BEGIN Material for this task
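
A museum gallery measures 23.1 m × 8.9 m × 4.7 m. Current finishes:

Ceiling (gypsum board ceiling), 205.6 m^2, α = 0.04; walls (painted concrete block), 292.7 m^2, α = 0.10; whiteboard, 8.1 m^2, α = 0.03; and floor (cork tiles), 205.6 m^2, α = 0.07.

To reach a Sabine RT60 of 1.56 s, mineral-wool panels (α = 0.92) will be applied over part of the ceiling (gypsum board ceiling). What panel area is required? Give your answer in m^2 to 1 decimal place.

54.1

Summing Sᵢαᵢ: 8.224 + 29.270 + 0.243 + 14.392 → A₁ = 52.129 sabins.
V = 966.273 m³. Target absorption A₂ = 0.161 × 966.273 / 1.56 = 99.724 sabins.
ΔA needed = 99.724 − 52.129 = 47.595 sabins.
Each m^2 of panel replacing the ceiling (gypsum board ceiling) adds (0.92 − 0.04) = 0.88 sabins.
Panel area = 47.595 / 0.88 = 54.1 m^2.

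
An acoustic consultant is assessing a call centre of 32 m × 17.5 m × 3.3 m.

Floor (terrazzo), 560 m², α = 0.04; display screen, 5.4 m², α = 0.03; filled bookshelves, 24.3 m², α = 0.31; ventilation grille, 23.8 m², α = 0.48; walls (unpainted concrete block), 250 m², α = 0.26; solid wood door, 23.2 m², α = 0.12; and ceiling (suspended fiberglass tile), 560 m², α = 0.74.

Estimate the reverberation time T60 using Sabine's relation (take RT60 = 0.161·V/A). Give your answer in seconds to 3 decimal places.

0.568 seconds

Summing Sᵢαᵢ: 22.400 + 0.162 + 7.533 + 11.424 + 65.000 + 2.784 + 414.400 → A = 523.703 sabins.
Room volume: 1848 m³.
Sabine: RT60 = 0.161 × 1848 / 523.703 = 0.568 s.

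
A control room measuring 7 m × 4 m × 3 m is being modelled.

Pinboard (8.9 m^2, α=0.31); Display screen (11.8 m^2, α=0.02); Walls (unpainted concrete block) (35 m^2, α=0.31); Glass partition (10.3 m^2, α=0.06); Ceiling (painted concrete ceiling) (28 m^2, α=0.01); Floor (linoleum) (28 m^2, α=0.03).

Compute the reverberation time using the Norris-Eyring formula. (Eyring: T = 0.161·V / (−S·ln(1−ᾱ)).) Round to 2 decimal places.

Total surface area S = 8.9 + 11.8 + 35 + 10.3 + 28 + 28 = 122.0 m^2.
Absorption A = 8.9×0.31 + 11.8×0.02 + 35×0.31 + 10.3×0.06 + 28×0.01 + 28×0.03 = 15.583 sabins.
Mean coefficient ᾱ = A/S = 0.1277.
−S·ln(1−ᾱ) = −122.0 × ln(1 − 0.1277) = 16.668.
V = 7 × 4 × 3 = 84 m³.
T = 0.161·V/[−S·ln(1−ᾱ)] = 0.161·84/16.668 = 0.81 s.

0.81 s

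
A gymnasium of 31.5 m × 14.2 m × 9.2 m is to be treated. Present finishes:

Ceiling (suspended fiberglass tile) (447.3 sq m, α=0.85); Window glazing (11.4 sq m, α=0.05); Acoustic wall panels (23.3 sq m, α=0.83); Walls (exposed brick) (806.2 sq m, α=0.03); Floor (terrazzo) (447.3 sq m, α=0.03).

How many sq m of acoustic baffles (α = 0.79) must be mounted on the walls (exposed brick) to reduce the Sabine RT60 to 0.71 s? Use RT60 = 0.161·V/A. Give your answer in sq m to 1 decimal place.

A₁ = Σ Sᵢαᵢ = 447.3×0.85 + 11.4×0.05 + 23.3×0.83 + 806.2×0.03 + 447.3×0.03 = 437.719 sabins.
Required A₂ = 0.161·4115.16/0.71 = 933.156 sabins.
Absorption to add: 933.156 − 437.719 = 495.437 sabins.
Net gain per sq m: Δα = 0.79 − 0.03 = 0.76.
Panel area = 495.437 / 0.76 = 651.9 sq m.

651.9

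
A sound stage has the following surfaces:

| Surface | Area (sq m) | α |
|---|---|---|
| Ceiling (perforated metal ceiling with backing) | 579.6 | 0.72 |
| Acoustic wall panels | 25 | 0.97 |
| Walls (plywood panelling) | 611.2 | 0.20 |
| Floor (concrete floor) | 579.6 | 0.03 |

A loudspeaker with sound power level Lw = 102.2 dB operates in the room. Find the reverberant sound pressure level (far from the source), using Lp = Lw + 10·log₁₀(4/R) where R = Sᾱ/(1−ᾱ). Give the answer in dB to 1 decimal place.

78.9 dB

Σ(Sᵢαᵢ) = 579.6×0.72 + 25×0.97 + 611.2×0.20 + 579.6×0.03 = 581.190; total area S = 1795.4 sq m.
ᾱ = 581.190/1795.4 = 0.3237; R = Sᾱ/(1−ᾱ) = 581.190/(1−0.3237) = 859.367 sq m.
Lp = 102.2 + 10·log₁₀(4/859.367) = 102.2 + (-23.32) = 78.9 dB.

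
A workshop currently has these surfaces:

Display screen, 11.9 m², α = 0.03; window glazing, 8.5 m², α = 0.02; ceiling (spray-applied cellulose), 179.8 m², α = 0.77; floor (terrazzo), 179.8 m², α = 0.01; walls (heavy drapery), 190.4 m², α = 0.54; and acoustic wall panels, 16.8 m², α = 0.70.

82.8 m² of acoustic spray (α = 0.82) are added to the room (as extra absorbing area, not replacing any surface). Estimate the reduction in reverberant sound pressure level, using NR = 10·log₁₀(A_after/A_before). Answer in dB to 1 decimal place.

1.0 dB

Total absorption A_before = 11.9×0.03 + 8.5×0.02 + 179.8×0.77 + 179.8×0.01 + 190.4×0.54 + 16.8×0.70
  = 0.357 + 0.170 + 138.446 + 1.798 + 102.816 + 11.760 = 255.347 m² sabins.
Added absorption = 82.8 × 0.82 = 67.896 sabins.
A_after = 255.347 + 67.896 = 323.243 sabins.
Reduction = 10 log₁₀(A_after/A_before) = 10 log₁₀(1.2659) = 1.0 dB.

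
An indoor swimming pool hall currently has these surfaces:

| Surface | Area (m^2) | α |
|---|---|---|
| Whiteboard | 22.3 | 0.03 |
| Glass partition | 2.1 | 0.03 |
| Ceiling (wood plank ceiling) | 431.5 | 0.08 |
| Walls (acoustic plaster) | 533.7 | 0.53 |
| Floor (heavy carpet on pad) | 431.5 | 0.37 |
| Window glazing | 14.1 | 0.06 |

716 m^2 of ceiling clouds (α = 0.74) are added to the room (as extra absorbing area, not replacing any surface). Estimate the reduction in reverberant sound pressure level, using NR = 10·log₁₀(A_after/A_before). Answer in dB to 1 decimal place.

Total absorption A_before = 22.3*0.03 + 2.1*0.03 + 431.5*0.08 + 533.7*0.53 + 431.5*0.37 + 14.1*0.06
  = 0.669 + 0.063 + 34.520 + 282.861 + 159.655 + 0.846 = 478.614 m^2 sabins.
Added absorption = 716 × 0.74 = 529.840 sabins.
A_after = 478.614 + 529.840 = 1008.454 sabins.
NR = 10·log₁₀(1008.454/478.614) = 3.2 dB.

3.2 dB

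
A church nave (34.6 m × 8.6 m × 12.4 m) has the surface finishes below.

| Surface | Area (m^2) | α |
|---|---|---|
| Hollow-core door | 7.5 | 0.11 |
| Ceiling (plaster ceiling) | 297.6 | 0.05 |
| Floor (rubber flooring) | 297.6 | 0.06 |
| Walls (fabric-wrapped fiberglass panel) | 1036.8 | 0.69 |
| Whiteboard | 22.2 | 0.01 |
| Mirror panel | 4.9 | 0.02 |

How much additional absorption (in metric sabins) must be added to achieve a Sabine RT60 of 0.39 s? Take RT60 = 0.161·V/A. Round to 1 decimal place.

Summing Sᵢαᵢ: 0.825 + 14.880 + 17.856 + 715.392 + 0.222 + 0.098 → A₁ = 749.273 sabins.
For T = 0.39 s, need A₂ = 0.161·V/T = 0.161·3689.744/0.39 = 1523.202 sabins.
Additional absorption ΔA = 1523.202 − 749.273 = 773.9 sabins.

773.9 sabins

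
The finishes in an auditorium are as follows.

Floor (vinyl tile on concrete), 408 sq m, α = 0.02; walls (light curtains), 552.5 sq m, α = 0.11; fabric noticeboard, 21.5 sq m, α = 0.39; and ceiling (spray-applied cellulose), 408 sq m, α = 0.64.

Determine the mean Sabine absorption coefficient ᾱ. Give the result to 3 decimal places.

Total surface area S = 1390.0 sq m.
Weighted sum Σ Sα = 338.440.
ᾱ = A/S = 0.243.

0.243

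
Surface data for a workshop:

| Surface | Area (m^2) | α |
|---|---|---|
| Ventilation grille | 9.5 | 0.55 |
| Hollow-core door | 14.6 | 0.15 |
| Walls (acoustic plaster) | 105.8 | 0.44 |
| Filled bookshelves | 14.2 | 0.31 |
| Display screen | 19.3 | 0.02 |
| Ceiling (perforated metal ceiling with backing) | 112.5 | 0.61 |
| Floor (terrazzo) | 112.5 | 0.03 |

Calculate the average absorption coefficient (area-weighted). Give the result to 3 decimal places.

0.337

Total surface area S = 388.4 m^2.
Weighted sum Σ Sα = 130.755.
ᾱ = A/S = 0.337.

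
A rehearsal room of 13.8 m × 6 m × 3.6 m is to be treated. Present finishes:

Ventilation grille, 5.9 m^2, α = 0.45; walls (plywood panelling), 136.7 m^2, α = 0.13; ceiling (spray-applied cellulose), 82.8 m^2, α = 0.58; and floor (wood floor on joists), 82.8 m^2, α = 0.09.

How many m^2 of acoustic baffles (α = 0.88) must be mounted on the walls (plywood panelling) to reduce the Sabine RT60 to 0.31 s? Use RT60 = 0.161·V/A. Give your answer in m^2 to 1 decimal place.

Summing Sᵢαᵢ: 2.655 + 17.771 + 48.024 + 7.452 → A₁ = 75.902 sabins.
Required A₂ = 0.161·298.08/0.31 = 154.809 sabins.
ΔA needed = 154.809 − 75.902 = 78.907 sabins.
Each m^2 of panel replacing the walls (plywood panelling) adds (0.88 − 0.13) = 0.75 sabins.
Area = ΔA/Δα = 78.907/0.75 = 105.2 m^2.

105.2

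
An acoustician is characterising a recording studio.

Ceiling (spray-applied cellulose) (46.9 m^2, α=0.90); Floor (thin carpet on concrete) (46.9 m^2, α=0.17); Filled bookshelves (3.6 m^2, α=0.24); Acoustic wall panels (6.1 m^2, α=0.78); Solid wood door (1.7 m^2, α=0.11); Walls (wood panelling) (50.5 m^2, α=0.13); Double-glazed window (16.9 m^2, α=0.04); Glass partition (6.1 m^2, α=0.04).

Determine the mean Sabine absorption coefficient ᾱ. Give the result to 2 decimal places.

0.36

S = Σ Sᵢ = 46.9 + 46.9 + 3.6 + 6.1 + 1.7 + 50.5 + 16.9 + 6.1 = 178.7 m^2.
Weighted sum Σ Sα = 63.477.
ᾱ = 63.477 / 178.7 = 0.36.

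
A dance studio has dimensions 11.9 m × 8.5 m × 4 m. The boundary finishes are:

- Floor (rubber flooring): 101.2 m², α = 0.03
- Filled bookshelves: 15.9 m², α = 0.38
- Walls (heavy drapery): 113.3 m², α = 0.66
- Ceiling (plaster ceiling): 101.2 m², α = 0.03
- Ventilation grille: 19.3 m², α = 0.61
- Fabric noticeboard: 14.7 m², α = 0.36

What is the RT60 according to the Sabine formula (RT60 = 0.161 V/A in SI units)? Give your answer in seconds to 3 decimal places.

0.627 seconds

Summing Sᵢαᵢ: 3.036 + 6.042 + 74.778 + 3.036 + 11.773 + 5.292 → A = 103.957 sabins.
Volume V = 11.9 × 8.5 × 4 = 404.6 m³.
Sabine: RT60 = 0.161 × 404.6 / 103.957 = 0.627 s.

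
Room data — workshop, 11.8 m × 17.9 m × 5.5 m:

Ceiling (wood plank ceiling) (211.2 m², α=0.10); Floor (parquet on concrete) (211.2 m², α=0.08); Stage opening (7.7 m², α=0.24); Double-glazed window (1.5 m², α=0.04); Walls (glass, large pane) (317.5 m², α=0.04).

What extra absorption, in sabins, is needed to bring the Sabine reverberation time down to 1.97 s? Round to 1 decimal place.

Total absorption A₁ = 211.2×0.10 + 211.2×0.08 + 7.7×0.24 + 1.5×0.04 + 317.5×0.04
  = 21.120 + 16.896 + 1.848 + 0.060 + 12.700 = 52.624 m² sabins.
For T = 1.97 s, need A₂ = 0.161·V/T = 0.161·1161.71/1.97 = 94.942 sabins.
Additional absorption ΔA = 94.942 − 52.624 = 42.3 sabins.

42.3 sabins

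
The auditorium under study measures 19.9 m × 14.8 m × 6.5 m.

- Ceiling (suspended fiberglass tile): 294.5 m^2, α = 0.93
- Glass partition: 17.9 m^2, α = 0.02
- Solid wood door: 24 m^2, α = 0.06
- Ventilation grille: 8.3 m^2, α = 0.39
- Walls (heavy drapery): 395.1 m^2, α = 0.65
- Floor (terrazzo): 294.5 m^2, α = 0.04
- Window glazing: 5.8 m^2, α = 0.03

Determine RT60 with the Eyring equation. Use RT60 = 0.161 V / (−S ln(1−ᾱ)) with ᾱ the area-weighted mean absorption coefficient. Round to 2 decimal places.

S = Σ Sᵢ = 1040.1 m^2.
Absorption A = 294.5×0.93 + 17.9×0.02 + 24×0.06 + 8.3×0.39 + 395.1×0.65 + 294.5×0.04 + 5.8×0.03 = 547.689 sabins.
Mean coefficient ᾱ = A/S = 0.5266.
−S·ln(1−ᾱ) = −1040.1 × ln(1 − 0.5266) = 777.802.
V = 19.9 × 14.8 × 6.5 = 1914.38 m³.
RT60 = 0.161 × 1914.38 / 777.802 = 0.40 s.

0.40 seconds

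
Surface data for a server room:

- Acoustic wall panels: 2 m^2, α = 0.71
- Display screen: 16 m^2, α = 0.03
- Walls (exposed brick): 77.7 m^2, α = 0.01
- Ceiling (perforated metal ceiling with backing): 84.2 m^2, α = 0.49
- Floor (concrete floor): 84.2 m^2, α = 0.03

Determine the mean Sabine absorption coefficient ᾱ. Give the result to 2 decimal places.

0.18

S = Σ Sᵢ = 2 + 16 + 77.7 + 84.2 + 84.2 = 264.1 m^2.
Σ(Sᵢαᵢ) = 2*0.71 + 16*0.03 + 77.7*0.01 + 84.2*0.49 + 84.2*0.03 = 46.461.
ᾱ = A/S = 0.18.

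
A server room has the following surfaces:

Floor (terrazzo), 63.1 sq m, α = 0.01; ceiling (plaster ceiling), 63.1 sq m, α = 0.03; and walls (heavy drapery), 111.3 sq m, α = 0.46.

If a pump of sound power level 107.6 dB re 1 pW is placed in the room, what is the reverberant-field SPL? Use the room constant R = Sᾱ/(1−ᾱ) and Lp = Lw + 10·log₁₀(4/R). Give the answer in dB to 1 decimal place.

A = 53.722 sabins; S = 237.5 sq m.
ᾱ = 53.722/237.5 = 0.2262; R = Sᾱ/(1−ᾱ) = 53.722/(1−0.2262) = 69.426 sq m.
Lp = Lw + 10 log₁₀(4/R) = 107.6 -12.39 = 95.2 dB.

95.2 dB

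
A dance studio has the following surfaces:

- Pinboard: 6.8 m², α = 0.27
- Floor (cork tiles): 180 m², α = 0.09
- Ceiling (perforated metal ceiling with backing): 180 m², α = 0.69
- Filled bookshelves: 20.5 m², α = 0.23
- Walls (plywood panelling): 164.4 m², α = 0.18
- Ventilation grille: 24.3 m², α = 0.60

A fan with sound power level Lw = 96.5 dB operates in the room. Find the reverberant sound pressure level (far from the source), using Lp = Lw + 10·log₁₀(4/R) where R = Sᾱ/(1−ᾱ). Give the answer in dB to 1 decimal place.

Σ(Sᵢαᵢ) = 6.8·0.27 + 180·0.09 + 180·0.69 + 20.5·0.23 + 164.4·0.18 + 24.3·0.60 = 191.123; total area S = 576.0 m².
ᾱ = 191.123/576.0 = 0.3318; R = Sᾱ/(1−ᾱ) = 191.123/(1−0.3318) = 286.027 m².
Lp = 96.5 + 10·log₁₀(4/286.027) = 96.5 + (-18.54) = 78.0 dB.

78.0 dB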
END Material for this task
Your task: Copy out the lines above exactly, beginning at the one that contains "Pinboard (8.9 m^2, α=0.31);" and ending at the one that contains "Ceiling (suspended fiberglass tile) (447.3".

Solution to this task:
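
Pinboard (8.9 m^2, α=0.31); Display screen (11.8 m^2, α=0.02); Walls (unpainted concrete block) (35 m^2, α=0.31); Glass partition (10.3 m^2, α=0.06); Ceiling (painted concrete ceiling) (28 m^2, α=0.01); Floor (linoleum) (28 m^2, α=0.03).

Compute the reverberation time using the Norris-Eyring formula. (Eyring: T = 0.161·V / (−S·ln(1−ᾱ)).) Round to 2 decimal places.

Total surface area S = 8.9 + 11.8 + 35 + 10.3 + 28 + 28 = 122.0 m^2.
Absorption A = 8.9×0.31 + 11.8×0.02 + 35×0.31 + 10.3×0.06 + 28×0.01 + 28×0.03 = 15.583 sabins.
Mean coefficient ᾱ = A/S = 0.1277.
−S·ln(1−ᾱ) = −122.0 × ln(1 − 0.1277) = 16.668.
V = 7 × 4 × 3 = 84 m³.
T = 0.161·V/[−S·ln(1−ᾱ)] = 0.161·84/16.668 = 0.81 s.

0.81 s

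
A gymnasium of 31.5 m × 14.2 m × 9.2 m is to be treated. Present finishes:

Ceiling (suspended fiberglass tile) (447.3 sq m, α=0.85); Window glazing (11.4 sq m, α=0.05); Acoustic wall panels (23.3 sq m, α=0.83); Walls (exposed brick) (806.2 sq m, α=0.03); Floor (terrazzo) (447.3 sq m, α=0.03).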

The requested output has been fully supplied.